▶ [Exercise]: Out of all the lines below, count those with the word "exposure". Give the number only.

▶ [Entries supplied]:
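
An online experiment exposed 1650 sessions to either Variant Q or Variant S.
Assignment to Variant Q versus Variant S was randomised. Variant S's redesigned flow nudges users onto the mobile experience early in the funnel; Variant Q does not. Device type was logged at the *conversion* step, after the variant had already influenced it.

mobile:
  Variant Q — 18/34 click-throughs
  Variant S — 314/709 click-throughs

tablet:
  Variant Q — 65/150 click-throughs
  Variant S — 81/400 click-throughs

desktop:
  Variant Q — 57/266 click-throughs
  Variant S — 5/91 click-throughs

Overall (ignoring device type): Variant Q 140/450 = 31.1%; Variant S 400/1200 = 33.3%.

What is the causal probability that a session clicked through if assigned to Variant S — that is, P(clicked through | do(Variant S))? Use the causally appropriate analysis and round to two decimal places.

The stratified and pooled comparisons disagree (Variant Q wins within each device type; Variant S wins overall), so the answer turns on the causal role of device type.
Device type is recorded after the variant and is itself shifted by it — it sits on the causal path from variant to outcome. Conditioning on a mediator would strip out part of the effect we want; the pooled comparison gives the total causal effect.
So P(outcome | do(Variant S)) is just the pooled rate for Variant S: 400/1200 = 0.333.

0.33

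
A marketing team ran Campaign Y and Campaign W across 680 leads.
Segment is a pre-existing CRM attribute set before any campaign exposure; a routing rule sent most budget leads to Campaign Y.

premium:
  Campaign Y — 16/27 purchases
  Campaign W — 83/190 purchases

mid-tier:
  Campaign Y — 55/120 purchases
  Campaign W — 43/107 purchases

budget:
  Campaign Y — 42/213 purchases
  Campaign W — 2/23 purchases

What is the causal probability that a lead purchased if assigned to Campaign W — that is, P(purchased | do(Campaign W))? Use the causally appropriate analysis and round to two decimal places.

The stratified and pooled comparisons disagree (Campaign Y wins within each customer segment; Campaign W wins overall), so the answer turns on the causal role of customer segment.
Here customer segment is a common cause — it drives both which campaign a case falls under and the outcome. The crude comparison mixes populations; the stratum-specific rates are the causally relevant ones.
Standardising Campaign W to the population customer segment mix: 0.319·83/190 + 0.334·43/107 + 0.347·2/23 = 0.304.

0.30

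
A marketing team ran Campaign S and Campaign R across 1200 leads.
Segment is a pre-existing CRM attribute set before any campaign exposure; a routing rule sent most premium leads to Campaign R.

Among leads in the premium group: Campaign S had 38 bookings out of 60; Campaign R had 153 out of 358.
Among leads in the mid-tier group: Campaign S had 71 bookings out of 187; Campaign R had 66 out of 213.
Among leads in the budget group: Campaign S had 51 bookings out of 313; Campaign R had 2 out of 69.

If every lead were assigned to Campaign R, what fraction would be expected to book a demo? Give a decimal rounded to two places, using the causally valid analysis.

The imbalance in customer segment arose from how leads were allocated, not from anything the campaign did; and customer segment independently affects the outcome. The pooled gap is confounded — condition on customer segment.
Standardising Campaign R to the population customer segment mix: 0.348·153/358 + 0.333·66/213 + 0.318·2/69 = 0.261.

0.26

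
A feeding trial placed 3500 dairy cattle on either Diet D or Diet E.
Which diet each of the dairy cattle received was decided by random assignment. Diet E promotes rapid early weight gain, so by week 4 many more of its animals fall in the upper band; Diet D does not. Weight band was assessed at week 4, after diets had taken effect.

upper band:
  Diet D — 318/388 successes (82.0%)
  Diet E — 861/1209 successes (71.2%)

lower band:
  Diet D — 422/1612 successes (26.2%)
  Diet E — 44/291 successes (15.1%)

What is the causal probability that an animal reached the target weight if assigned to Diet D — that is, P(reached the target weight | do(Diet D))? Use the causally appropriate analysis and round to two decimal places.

0.37

Within every week-4 weight band level Diet D has the higher rate, yet pooled Diet E does — Simpson's reversal.
The distribution of week-4 weight band is itself part of what the diet does — it is an intermediate outcome. Holding it fixed would remove that part of the effect; the total effect is the pooled difference.
So P(outcome | do(Diet D)) is just the pooled rate for Diet D: 740/2000 = 0.370.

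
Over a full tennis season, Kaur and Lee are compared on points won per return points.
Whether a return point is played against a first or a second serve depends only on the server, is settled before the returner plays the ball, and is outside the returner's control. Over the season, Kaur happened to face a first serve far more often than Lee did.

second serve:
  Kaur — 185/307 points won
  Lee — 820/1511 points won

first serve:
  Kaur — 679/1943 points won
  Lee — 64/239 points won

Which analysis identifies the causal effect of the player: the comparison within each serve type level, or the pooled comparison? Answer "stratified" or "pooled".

stratified

Kaur is higher inside every serve type stratum but Lee is higher in aggregate. Whether to stratify depends on how serve type relates to the player.
The imbalance in serve type arose from how return points were allocated, not from anything the player did; and serve type independently affects the outcome. The pooled gap is confounded — condition on serve type.
Within each level — second serve: 60.3% vs 54.3%; first serve: 34.9% vs 26.8% — Kaur is higher every time.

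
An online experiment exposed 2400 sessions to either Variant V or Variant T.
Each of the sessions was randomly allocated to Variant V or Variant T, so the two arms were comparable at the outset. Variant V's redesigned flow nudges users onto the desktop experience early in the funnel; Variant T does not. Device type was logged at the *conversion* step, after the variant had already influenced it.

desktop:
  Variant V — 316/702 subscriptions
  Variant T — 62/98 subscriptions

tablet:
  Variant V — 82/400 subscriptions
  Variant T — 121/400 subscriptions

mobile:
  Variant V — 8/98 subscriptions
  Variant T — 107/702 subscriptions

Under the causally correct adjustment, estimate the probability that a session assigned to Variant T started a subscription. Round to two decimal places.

Variant T is higher inside every device type stratum but Variant V is higher in aggregate. Whether to stratify depends on how device type relates to the variant.
Device type lies on the pathway variant → device type → outcome, so adjusting for it blocks the indirect effect. For the total causal effect of variant, use the unadjusted pooled rates.
So P(outcome | do(Variant T)) is just the pooled rate for Variant T: 290/1200 = 0.242.

0.24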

▶ [Response for this exercise]: 2